**Provided data**
#####
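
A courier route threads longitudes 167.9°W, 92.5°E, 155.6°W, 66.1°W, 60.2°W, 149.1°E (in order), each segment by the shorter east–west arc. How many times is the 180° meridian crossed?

3

Leg 1: -167.9° → +92.5°, shortest Δλ = -99.6° (west) — crosses 180°.
Leg 2: +92.5° → -155.6°, shortest Δλ = 111.9° (east) — crosses 180°.
Leg 3: -155.6° → -66.1°, shortest Δλ = 89.5° (east) — does not cross 180°.
Leg 4: -66.1° → -60.2°, shortest Δλ = 5.9° (east) — does not cross 180°.
Leg 5: -60.2° → +149.1°, shortest Δλ = -150.7° (west) — crosses 180°.
Total crossings: 3.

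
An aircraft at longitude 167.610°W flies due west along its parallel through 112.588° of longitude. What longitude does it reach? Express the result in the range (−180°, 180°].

79.802°E

Start at -167.610°; shift −112.588° → -280.198°.
-280.198° lies outside (−180°, 180°]; add 360° → +79.802°.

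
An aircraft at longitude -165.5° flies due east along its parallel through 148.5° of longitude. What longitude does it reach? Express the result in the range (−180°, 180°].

Start at -165.5°; shift +148.5° → -17.0°.
-17.0° already lies in (−180°, 180°].

-17.0°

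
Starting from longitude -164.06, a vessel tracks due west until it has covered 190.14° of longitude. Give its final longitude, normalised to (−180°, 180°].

+5.80°

Start at -164.06°; shift −190.14° → -354.20°.
-354.20° lies outside (−180°, 180°]; add 360° → +5.80°.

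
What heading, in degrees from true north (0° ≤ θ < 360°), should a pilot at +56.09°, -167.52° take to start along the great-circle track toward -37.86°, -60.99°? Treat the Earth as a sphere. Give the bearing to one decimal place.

101.6°

Δλ = -60.99 − -167.52 = 106.53°.
θ = atan2( sin Δλ · cos φ₂ , cos φ₁ · sin φ₂ − sin φ₁ · cos φ₂ · cos Δλ )
  = atan2(0.75688, -0.15597) = 101.644° → normalised to [0°, 360°): 101.644°.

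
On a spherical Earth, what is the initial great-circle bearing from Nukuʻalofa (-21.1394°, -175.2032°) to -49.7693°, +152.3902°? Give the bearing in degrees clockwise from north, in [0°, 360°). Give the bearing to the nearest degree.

214°

Δλ = 152.3902 − -175.2032 = 327.5934°; wrapped into (−180°, 180°]: -32.4066°.
θ = atan2( sin Δλ · cos φ₂ , cos φ₁ · sin φ₂ − sin φ₁ · cos φ₂ · cos Δλ )
  = atan2(-0.34614, -0.51542) = -146.116° → normalised to [0°, 360°): 213.884°.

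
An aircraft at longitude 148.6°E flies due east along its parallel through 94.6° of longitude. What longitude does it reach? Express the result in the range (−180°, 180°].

Start at +148.6°; shift +94.6° → +243.2°.
+243.2° lies outside (−180°, 180°]; subtract 360° → -116.8°.

116.8°W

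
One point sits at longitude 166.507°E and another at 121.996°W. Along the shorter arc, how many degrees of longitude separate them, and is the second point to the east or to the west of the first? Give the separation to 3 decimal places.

71.497° east

Raw difference: -121.996 − 166.507 = -288.503°.
Normalise into (−180°, 180°]: -288.503° + 360° = 71.497°.
Positive ⇒ the second point lies to the east; separation 71.497°.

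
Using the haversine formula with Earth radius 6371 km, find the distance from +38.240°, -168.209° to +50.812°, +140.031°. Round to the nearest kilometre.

Δλ = 140.031 − -168.209 = 308.240°; wrapped into (−180°, 180°]: -51.760°.
Δφ = 50.812 − 38.240 = 12.572°.
a = sin²(Δφ/2) + cos φ₁ · cos φ₂ · sin²(Δλ/2) = 0.106541.
c = 2·atan2(√a, √(1−a)) = 0.66500 rad → d = 6371·c ≈ 4236.71 km.

4237 km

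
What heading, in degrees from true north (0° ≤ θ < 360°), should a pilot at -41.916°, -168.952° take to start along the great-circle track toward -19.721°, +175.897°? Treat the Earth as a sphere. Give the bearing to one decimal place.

325.3°

Δλ = 175.897 − -168.952 = 344.849°; wrapped into (−180°, 180°]: -15.151°.
θ = atan2( sin Δλ · cos φ₂ , cos φ₁ · sin φ₂ − sin φ₁ · cos φ₂ · cos Δλ )
  = atan2(-0.24603, 0.35590) = -34.656° → normalised to [0°, 360°): 325.344°.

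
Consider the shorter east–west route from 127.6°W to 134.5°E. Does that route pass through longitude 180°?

Naïve |134.5 − -127.6| = 262.1° > 180°, so the shorter arc goes the other way round — across 180°.
Signed shortest Δλ = ((134.5 − -127.6 + 180) mod 360) − 180 = -97.9°.
Going west by 97.9° from -127.6° passes through 180° before reaching +134.5°.

Yes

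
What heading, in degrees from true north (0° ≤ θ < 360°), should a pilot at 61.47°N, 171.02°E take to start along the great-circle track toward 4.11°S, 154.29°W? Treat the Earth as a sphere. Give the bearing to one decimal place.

Δλ = -154.29 − 171.02 = -325.31°; wrapped into (−180°, 180°]: 34.69°.
θ = atan2( sin Δλ · cos φ₂ , cos φ₁ · sin φ₂ − sin φ₁ · cos φ₂ · cos Δλ )
  = atan2(0.56767, -0.75477) = 143.053° → normalised to [0°, 360°): 143.053°.

143.1°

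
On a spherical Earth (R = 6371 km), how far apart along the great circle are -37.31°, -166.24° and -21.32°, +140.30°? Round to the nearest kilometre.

5402 km

Δλ = 140.30 − -166.24 = 306.54°; wrapped into (−180°, 180°]: -53.46°.
Δφ = -21.32 − -37.31 = 15.99°.
a = sin²(Δφ/2) + cos φ₁ · cos φ₂ · sin²(Δλ/2) = 0.169242.
c = 2·atan2(√a, √(1−a)) = 0.84796 rad → d = 6371·c ≈ 5402.35 km.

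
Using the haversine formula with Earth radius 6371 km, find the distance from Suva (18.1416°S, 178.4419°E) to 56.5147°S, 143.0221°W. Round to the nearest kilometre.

5332 km

Δλ = -143.0221 − 178.4419 = -321.4640°; wrapped into (−180°, 180°]: 38.5360°.
Δφ = -56.5147 − -18.1416 = -38.3731°.
a = sin²(Δφ/2) + cos φ₁ · cos φ₂ · sin²(Δλ/2) = 0.165099.
c = 2·atan2(√a, √(1−a)) = 0.83685 rad → d = 6371·c ≈ 5331.60 km.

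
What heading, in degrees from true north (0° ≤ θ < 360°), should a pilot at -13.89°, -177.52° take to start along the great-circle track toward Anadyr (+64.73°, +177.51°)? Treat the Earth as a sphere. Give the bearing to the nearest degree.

Δλ = 177.51 − -177.52 = 355.03°; wrapped into (−180°, 180°]: -4.97°.
θ = atan2( sin Δλ · cos φ₂ , cos φ₁ · sin φ₂ − sin φ₁ · cos φ₂ · cos Δλ )
  = atan2(-0.03698, 0.97995) = -2.161° → normalised to [0°, 360°): 357.839°.

358°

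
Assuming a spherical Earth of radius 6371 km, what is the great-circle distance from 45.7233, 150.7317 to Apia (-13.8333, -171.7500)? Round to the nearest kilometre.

7617 km

Δλ = -171.7500 − 150.7317 = -322.4817°; wrapped into (−180°, 180°]: 37.5183°.
Δφ = -13.8333 − 45.7233 = -59.5566°.
a = sin²(Δφ/2) + cos φ₁ · cos φ₂ · sin²(Δλ/2) = 0.316763.
c = 2·atan2(√a, √(1−a)) = 1.19558 rad → d = 6371·c ≈ 7617.04 km.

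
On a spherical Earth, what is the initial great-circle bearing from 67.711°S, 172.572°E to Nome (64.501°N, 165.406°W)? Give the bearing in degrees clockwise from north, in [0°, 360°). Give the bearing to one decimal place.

Δλ = -165.406 − 172.572 = -337.978°; wrapped into (−180°, 180°]: 22.022°.
θ = atan2( sin Δλ · cos φ₂ , cos φ₁ · sin φ₂ − sin φ₁ · cos φ₂ · cos Δλ )
  = atan2(0.16142, 0.71160) = 12.781° → normalised to [0°, 360°): 12.781°.

12.8°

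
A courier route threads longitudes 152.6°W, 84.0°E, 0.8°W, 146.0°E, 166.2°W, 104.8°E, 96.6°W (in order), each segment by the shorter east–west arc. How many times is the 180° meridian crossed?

4

Leg 1: -152.6° → +84.0°, shortest Δλ = -123.4° (west) — crosses 180°.
Leg 2: +84.0° → -0.8°, shortest Δλ = -84.8° (west) — does not cross 180°.
Leg 3: -0.8° → +146.0°, shortest Δλ = 146.8° (east) — does not cross 180°.
Leg 4: +146.0° → -166.2°, shortest Δλ = 47.8° (east) — crosses 180°.
Leg 5: -166.2° → +104.8°, shortest Δλ = -89.0° (west) — crosses 180°.
Leg 6: +104.8° → -96.6°, shortest Δλ = 158.6° (east) — crosses 180°.
Total crossings: 4.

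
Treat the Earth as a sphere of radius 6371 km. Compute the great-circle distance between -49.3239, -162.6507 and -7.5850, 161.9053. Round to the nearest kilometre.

5694 km

Δλ = 161.9053 − -162.6507 = 324.5560°; wrapped into (−180°, 180°]: -35.4440°.
Δφ = -7.5850 − -49.3239 = 41.7389°.
a = sin²(Δφ/2) + cos φ₁ · cos φ₂ · sin²(Δλ/2) = 0.186772.
c = 2·atan2(√a, √(1−a)) = 0.89380 rad → d = 6371·c ≈ 5694.38 km.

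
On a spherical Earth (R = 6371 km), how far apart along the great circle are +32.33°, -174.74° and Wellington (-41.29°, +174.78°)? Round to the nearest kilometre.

8256 km

Δλ = 174.78 − -174.74 = 349.52°; wrapped into (−180°, 180°]: -10.48°.
Δφ = -41.29 − 32.33 = -73.62°.
a = sin²(Δφ/2) + cos φ₁ · cos φ₂ · sin²(Δλ/2) = 0.364292.
c = 2·atan2(√a, √(1−a)) = 1.29593 rad → d = 6371·c ≈ 8256.39 km.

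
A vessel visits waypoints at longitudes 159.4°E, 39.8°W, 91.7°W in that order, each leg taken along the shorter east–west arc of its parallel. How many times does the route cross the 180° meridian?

Leg 1: +159.4° → -39.8°, shortest Δλ = 160.8° (east) — crosses 180°.
Leg 2: -39.8° → -91.7°, shortest Δλ = -51.9° (west) — does not cross 180°.
Total crossings: 1.

1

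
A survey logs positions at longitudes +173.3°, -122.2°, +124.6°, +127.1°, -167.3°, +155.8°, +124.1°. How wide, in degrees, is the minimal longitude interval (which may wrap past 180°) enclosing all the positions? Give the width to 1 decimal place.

Sort the longitudes: -167.3°, -122.2°, +124.1°, +124.6°, +127.1°, +155.8°, +173.3°.
Eastward gaps between consecutive values (wrapping around): 45.1°, 246.3°, 0.5°, 2.5°, 28.7°, 17.5°, 19.4°.
Largest gap = 246.3° ⇒ minimal covering band is its complement: 360° − 246.3° = 113.7°.
Band runs from +124.1° eastward to -122.2°, crossing the antimeridian.

113.7°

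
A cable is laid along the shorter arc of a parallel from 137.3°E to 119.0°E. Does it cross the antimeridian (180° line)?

Signed shortest Δλ = ((119.0 − 137.3 + 180) mod 360) − 180 = -18.3°.
Going west by 18.3° from +137.3° reaches +119.0° without touching 180°.

No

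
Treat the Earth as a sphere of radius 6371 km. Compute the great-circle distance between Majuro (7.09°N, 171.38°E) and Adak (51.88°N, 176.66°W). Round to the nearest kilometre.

Δλ = -176.66 − 171.38 = -348.04°; wrapped into (−180°, 180°]: 11.96°.
Δφ = 51.88 − 7.09 = 44.79°.
a = sin²(Δφ/2) + cos φ₁ · cos φ₂ · sin²(Δλ/2) = 0.151802.
c = 2·atan2(√a, √(1−a)) = 0.80043 rad → d = 6371·c ≈ 5099.56 km.

5100 km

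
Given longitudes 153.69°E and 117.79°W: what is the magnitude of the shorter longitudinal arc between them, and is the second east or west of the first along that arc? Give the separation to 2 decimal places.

Raw difference: -117.79 − 153.69 = -271.48°.
Normalise into (−180°, 180°]: -271.48° + 360° = 88.52°.
Positive ⇒ the second point lies to the east; separation 88.52°.

88.52° east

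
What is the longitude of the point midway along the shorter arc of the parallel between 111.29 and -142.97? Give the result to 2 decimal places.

Signed shortest Δλ from +111.29° to -142.97° is +105.74°.
Midpoint longitude = +111.29° + (+105.74°)/2 = +111.29° + 52.87° = +164.16°.
(The naïve average (+111.29 + -142.97)/2 = -15.84° is on the wrong side of the globe.)

+164.16°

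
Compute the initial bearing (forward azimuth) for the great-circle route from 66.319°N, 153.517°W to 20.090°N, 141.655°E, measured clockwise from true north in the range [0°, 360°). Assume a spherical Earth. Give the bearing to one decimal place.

Δλ = 141.655 − -153.517 = 295.172°; wrapped into (−180°, 180°]: -64.828°.
θ = atan2( sin Δλ · cos φ₂ , cos φ₁ · sin φ₂ − sin φ₁ · cos φ₂ · cos Δλ )
  = atan2(-0.84997, -0.22786) = -105.007° → normalised to [0°, 360°): 254.993°.

255.0°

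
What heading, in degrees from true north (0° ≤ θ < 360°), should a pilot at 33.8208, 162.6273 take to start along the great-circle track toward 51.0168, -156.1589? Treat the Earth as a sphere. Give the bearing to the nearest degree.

47°

Δλ = -156.1589 − 162.6273 = -318.7862°; wrapped into (−180°, 180°]: 41.2138°.
θ = atan2( sin Δλ · cos φ₂ , cos φ₁ · sin φ₂ − sin φ₁ · cos φ₂ · cos Δλ )
  = atan2(0.41449, 0.38239) = 47.307° → normalised to [0°, 360°): 47.307°.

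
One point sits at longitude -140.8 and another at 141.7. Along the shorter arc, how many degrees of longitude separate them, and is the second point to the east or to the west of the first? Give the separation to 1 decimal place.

Raw difference: 141.7 − -140.8 = 282.5°.
Normalise into (−180°, 180°]: 282.5° − 360° = -77.5°.
Negative ⇒ the second point lies to the west; separation 77.5°.

77.5° west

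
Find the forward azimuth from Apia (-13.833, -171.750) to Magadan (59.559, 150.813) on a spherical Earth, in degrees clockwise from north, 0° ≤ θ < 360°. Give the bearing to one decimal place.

Δλ = 150.813 − -171.750 = 322.563°; wrapped into (−180°, 180°]: -37.437°.
θ = atan2( sin Δλ · cos φ₂ , cos φ₁ · sin φ₂ − sin φ₁ · cos φ₂ · cos Δλ )
  = atan2(-0.30799, 0.93333) = -18.262° → normalised to [0°, 360°): 341.738°.

341.7°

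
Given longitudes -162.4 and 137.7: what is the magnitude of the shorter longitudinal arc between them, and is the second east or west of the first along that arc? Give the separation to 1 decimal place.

59.9° west

Raw difference: 137.7 − -162.4 = 300.1°.
Normalise into (−180°, 180°]: 300.1° − 360° = -59.9°.
Negative ⇒ the second point lies to the west; separation 59.9°.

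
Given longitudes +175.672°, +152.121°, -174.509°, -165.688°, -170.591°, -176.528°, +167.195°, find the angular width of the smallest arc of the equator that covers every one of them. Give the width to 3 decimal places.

Sort the longitudes: -176.528°, -174.509°, -170.591°, -165.688°, +152.121°, +167.195°, +175.672°.
Eastward gaps between consecutive values (wrapping around): 2.019°, 3.918°, 4.903°, 317.809°, 15.074°, 8.477°, 7.800°.
Largest gap = 317.809° ⇒ minimal covering band is its complement: 360° − 317.809° = 42.191°.
Band runs from +152.121° eastward to -165.688°, crossing the antimeridian.

42.191°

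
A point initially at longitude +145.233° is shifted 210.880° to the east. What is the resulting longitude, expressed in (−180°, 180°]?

Start at +145.233°; shift +210.880° → +356.113°.
+356.113° lies outside (−180°, 180°]; subtract 360° → -3.887°.

-3.887°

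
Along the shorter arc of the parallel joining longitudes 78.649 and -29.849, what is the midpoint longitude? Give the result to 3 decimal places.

Signed shortest Δλ from +78.649° to -29.849° is -108.498°.
Midpoint longitude = +78.649° + (-108.498°)/2 = +78.649° − 54.249° = +24.400°.

+24.400°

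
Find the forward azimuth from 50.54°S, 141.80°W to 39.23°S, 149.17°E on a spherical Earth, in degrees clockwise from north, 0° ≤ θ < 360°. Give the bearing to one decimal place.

Δλ = 149.17 − -141.80 = 290.97°; wrapped into (−180°, 180°]: -69.03°.
θ = atan2( sin Δλ · cos φ₂ , cos φ₁ · sin φ₂ − sin φ₁ · cos φ₂ · cos Δλ )
  = atan2(-0.72331, -0.18791) = -104.563° → normalised to [0°, 360°): 255.437°.

255.4°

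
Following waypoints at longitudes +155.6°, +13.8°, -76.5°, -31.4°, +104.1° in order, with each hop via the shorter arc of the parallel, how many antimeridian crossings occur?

Leg 1: +155.6° → +13.8°, shortest Δλ = -141.8° (west) — does not cross 180°.
Leg 2: +13.8° → -76.5°, shortest Δλ = -90.3° (west) — does not cross 180°.
Leg 3: -76.5° → -31.4°, shortest Δλ = 45.1° (east) — does not cross 180°.
Leg 4: -31.4° → +104.1°, shortest Δλ = 135.5° (east) — does not cross 180°.
Total crossings: 0.

0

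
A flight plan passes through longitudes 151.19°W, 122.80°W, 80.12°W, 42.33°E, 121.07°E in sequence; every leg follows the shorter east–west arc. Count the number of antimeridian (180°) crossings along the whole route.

Leg 1: -151.19° → -122.80°, shortest Δλ = 28.39° (east) — does not cross 180°.
Leg 2: -122.80° → -80.12°, shortest Δλ = 42.68° (east) — does not cross 180°.
Leg 3: -80.12° → +42.33°, shortest Δλ = 122.45° (east) — does not cross 180°.
Leg 4: +42.33° → +121.07°, shortest Δλ = 78.74° (east) — does not cross 180°.
Total crossings: 0.

0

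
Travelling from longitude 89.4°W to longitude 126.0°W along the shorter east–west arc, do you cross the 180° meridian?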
#####
**Task brief**
Beginning with the line that contains "A flight plan", repeat every line through the end of the records and nothing more.

**Task result**
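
A flight plan passes through longitudes 151.19°W, 122.80°W, 80.12°W, 42.33°E, 121.07°E in sequence; every leg follows the shorter east–west arc. Count the number of antimeridian (180°) crossings along the whole route.

Leg 1: -151.19° → -122.80°, shortest Δλ = 28.39° (east) — does not cross 180°.
Leg 2: -122.80° → -80.12°, shortest Δλ = 42.68° (east) — does not cross 180°.
Leg 3: -80.12° → +42.33°, shortest Δλ = 122.45° (east) — does not cross 180°.
Leg 4: +42.33° → +121.07°, shortest Δλ = 78.74° (east) — does not cross 180°.
Total crossings: 0.

0

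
Travelling from longitude 89.4°W to longitude 126.0°W along the shorter east–west arc, do you cross the 180° meridian?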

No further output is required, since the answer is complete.